(Entries taken from a collection)
- - -

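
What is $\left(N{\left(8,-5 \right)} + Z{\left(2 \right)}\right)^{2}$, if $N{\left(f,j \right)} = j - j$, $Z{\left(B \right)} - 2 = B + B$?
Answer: $36$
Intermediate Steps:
$Z{\left(B \right)} = 2 + 2 B$ ($Z{\left(B \right)} = 2 + \left(B + B\right) = 2 + 2 B$)
$N{\left(f,j \right)} = 0$
$\left(N{\left(8,-5 \right)} + Z{\left(2 \right)}\right)^{2} = \left(0 + \left(2 + 2 \cdot 2\right)\right)^{2} = \left(0 + \left(2 + 4\right)\right)^{2} = \left(0 + 6\right)^{2} = 6^{2} = 36$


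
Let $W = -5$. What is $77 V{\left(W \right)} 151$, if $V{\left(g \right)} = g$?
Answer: $-58135$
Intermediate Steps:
$77 V{\left(W \right)} 151 = 77 \left(-5\right) 151 = \left(-385\right) 151 = -58135$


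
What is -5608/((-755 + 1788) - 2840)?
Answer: 5608/1807 ≈ 3.1035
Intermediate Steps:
-5608/((-755 + 1788) - 2840) = -5608/(1033 - 2840) = -5608/(-1807) = -5608*(-1/1807) = 5608/1807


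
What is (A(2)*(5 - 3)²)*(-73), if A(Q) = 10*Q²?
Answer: -11680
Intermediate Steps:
(A(2)*(5 - 3)²)*(-73) = ((10*2²)*(5 - 3)²)*(-73) = ((10*4)*2²)*(-73) = (40*4)*(-73) = 160*(-73) = -11680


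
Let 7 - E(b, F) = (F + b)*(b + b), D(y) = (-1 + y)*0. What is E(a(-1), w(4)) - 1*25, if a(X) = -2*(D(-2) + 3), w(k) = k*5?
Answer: 150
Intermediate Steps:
D(y) = 0
w(k) = 5*k
a(X) = -6 (a(X) = -2*(0 + 3) = -2*3 = -6)
E(b, F) = 7 - 2*b*(F + b) (E(b, F) = 7 - (F + b)*(b + b) = 7 - (F + b)*2*b = 7 - 2*b*(F + b))
E(a(-1), w(4)) - 1*25 = (7 - 2*(-6)² - 2*5*4*(-6)) - 1*25 = (7 - 2*36 - 2*20*(-6)) - 25 = (7 - 72 + 240) - 25 = 175 - 25 = 150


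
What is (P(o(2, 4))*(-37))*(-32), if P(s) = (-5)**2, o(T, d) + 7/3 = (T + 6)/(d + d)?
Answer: 29600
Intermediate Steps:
o(T, d) = -7/3 + (6 + T)/(2*d) (o(T, d) = -7/3 + (T + 6)/(d + d) = -7/3 + (6 + T)/((2*d)) = -7/3 + (6 + T)*(1/(2*d)) = -7/3 + (6 + T)/(2*d))
P(s) = 25
(P(o(2, 4))*(-37))*(-32) = (25*(-37))*(-32) = -925*(-32) = 29600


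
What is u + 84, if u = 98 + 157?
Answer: 339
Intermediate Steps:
u = 255
u + 84 = 255 + 84 = 339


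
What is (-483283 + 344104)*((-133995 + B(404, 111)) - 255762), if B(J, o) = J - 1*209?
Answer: 54218849598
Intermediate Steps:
B(J, o) = -209 + J (B(J, o) = J - 209 = -209 + J)
(-483283 + 344104)*((-133995 + B(404, 111)) - 255762) = (-483283 + 344104)*((-133995 + (-209 + 404)) - 255762) = -139179*((-133995 + 195) - 255762) = -139179*(-133800 - 255762) = -139179*(-389562) = 54218849598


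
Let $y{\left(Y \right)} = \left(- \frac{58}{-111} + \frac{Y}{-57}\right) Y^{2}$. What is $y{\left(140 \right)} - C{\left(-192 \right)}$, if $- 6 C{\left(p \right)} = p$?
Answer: $- \frac{79996288}{2109} \approx -37931.0$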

- - -

- _What you need to do_
Retype the portion of the data above that starts on the line with "What is -5608/((-755 + 1788) - 2840)?" and finishes on the line with "Answer: 150", including both of those lines.

- _Solution for this exercise_
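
What is -5608/((-755 + 1788) - 2840)?
Answer: 5608/1807 ≈ 3.1035
Intermediate Steps:
-5608/((-755 + 1788) - 2840) = -5608/(1033 - 2840) = -5608/(-1807) = -5608*(-1/1807) = 5608/1807


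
What is (A(2)*(5 - 3)²)*(-73), if A(Q) = 10*Q²?
Answer: -11680
Intermediate Steps:
(A(2)*(5 - 3)²)*(-73) = ((10*2²)*(5 - 3)²)*(-73) = ((10*4)*2²)*(-73) = (40*4)*(-73) = 160*(-73) = -11680


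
Let 7 - E(b, F) = (F + b)*(b + b), D(y) = (-1 + y)*0. What is E(a(-1), w(4)) - 1*25, if a(X) = -2*(D(-2) + 3), w(k) = k*5?
Answer: 150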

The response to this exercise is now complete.